* _Work request_
Which of the lines in the data mention the string "applied"? List them all.
= = =
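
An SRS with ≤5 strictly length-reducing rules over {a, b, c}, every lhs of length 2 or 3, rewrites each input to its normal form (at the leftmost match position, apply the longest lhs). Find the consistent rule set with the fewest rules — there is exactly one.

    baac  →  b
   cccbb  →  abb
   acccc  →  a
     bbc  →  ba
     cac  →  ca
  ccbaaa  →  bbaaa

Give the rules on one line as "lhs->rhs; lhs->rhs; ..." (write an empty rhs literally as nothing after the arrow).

aac->; ac->a; bc->a; cc->b

  | baac => b
  | cccbb => bcbb => abb
  | acccc => accc => acc => ac => a
  | bbc => ba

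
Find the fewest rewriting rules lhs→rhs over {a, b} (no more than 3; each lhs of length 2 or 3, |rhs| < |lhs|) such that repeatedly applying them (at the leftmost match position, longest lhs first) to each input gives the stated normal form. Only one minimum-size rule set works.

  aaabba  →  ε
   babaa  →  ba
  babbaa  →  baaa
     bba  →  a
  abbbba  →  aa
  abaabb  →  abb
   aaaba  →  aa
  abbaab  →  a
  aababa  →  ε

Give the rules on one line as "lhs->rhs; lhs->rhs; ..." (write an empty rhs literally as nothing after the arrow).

  | aaabba => aba => ε
  | babaa => ba
  | babbaa => baaa
  | bba => a

aab->; aba->; bba->a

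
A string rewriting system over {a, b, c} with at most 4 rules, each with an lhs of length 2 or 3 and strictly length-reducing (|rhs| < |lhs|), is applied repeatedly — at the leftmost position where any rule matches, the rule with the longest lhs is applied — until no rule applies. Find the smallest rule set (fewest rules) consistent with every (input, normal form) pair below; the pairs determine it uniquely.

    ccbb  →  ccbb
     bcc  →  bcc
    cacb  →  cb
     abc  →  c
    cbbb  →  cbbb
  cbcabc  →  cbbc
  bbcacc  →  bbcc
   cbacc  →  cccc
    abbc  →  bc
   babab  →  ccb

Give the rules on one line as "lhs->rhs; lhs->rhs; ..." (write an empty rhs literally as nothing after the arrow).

  | ccbb
  | bcc
  | cacb => cb
  | abc => c

ab->; ba->c; ca->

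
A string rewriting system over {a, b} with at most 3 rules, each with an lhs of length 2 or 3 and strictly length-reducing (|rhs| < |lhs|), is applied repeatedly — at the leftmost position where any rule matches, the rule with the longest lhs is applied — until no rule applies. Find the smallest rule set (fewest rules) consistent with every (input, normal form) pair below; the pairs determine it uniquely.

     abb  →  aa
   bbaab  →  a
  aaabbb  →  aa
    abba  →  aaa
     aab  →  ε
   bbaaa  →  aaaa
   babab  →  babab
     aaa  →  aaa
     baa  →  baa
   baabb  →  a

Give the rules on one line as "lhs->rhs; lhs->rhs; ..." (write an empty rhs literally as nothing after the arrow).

  | abb => aa
  | bbaab => aaab => a
  | aaabbb => abb => aa
  | abba => aaa

aab->; bb->a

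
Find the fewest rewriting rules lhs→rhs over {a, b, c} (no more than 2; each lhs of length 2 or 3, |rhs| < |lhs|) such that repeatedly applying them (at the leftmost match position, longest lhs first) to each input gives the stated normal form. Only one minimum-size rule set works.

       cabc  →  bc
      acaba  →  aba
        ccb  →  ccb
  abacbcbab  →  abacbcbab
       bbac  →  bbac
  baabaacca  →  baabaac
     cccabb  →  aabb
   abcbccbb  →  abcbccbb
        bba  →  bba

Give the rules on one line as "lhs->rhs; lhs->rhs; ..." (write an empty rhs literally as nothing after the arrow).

  | cabc => bc
  | acaba => aba
  | ccb
  | abacbcbab

ca->; ccc->a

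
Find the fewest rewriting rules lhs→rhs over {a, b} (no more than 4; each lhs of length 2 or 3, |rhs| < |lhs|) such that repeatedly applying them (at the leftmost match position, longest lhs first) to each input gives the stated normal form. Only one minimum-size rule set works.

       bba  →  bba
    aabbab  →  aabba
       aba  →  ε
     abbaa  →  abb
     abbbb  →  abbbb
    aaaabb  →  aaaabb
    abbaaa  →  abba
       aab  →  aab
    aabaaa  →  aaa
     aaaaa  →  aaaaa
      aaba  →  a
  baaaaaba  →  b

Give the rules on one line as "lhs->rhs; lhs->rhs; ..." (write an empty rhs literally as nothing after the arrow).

aba->; baa->b; bab->ba

  | bba
  | aabbab => aabba
  | aba => ε
  | abbaa => abb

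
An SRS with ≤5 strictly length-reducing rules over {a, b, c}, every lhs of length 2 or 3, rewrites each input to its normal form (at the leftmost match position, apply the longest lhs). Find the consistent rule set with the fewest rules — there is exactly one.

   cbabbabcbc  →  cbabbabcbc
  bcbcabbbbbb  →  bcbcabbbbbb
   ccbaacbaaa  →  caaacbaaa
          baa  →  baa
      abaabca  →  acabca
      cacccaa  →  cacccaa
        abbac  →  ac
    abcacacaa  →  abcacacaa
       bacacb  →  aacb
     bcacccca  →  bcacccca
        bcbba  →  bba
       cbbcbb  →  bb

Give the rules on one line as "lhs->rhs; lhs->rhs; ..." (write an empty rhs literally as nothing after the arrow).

  | cbabbabcbc
  | bcbcabbbbbb
  | ccbaacbaaa => caaacbaaa
  | baa

aba->ac; bac->a; cbb->b; ccb->ca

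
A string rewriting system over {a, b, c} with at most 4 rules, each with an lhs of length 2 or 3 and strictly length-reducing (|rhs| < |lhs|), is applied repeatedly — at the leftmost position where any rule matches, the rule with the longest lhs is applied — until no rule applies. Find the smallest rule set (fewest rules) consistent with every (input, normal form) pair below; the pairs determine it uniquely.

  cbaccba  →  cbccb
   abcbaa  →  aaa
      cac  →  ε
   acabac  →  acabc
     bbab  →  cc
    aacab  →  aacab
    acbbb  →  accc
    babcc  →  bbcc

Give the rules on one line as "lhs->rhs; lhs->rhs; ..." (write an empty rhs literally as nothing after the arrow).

  | cbaccba => cbccba => cbccb
  | abcbaa => aaa
  | cac => ε
  | acabac => acabc

ba->b; bbb->cc; bcb->; cac->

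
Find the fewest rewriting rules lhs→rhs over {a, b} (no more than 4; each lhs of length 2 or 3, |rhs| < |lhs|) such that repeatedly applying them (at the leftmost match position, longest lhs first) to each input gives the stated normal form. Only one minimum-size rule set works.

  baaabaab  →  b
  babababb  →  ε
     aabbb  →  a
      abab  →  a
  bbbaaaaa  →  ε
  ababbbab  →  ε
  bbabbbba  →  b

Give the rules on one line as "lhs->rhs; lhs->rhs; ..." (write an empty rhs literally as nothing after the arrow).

aa->; ba->b; bb->; bbb->a

  | baaabaab => baabaab => babaab => bbaab => aab => b
  | babababb => bbababb => ababb => abbb => aa => ε
  | aabbb => bbb => a
  | abab => abb => a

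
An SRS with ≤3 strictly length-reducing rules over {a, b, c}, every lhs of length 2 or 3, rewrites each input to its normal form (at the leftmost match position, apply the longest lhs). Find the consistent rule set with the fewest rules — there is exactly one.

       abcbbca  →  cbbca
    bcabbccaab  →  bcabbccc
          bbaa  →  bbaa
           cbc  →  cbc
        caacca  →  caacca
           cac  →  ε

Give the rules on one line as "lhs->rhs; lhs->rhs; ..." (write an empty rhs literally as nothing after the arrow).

  | abcbbca => cbbca
  | bcabbccaab => bcabbccc
  | bbaa
  | cbc

aab->c; abc->c; cac->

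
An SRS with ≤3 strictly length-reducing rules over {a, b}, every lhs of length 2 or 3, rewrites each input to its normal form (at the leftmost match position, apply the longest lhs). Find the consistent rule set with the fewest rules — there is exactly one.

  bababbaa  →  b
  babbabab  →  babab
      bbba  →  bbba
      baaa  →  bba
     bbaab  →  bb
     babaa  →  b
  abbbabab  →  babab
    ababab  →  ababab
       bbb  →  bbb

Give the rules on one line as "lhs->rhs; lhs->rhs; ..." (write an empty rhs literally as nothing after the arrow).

  | bababbaa => babaa => babb => b
  | babbabab => babab
  | bbba
  | baaa => bba

aa->b; aab->; abb->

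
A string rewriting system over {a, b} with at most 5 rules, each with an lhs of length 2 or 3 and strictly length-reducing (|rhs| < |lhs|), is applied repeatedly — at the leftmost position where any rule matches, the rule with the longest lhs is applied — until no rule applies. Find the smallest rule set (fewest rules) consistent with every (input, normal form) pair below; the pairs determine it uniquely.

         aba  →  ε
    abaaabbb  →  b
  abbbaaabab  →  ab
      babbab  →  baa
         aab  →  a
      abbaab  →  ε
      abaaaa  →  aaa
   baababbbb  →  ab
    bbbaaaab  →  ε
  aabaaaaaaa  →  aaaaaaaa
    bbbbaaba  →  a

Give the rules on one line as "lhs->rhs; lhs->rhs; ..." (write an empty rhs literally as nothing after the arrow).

  | aba => ε
  | abaaabbb => aabbb => bbbb => b
  | abbbaaabab => aaaabab => aabbab => bbbab => ab
  | babbab => baaab => babb => baa

aab->bb; aba->; bb->a; bbb->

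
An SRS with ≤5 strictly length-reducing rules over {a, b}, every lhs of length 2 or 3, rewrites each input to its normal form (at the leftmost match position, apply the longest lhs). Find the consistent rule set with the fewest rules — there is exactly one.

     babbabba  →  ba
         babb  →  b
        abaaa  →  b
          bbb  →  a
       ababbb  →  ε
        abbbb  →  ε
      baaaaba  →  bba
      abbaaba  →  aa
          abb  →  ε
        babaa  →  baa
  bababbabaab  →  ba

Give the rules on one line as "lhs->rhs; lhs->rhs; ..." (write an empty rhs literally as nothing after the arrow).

aaa->b; ab->; abb->ab; bbb->a

  | babbabba => bababba => babba => baba => ba
  | babb => bab => b
  | abaaa => aaa => b
  | bbb => a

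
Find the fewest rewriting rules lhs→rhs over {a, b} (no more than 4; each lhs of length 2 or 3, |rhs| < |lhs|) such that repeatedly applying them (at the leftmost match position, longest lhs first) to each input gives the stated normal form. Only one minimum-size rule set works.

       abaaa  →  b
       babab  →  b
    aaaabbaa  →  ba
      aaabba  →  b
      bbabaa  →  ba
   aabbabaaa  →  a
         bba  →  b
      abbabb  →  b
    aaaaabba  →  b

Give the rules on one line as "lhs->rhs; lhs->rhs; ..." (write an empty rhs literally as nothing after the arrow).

aa->b; ab->b; aba->ab; bb->a

  | abaaa => abaa => aba => ab => b
  | babab => babb => bbb => ab => b
  | aaaabbaa => baabbaa => bbbbaa => abbaa => bbaa => aaa => ba
  | aaabba => babba => bbba => aba => ab => b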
= = =
* _Written reply_
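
A string rewriting system over {a, b, c} with at most 4 rules, each with an lhs of length 2 or 3 and strictly length-reducing (|rhs| < |lhs|), is applied repeatedly — at the leftmost position where any rule matches, the rule with the longest lhs is applied — until no rule applies. Find the smallest rule set (fewest rules) consistent with every (input, normal form) pair below; the pairs determine it uniquely.
A string rewriting system over {a, b} with at most 3 rules, each with an lhs of length 2 or 3 and strictly length-reducing (|rhs| < |lhs|), is applied repeatedly — at the leftmost position where any rule matches, the rule with the longest lhs is applied — until no rule applies. Find the smallest rule set (fewest rules) consistent with every (input, normal form) pair below; the pairs determine it uniquely.
A string rewriting system over {a, b, c} with at most 4 rules, each with an lhs of length 2 or 3 and strictly length-reducing (|rhs| < |lhs|), is applied repeatedly — at the leftmost position where any rule matches, the rule with the longest lhs is applied — until no rule applies. Find the smallest rule set (fewest rules) consistent with every (input, normal form) pair below; the pairs determine it uniquely.
A string rewriting system over {a, b} with at most 5 rules, each with an lhs of length 2 or 3 and strictly length-reducing (|rhs| < |lhs|), is applied repeatedly — at the leftmost position where any rule matches, the rule with the longest lhs is applied — until no rule applies. Find the smallest rule set (fewest rules) consistent with every (input, normal form) pair below; the pairs determine it uniquely.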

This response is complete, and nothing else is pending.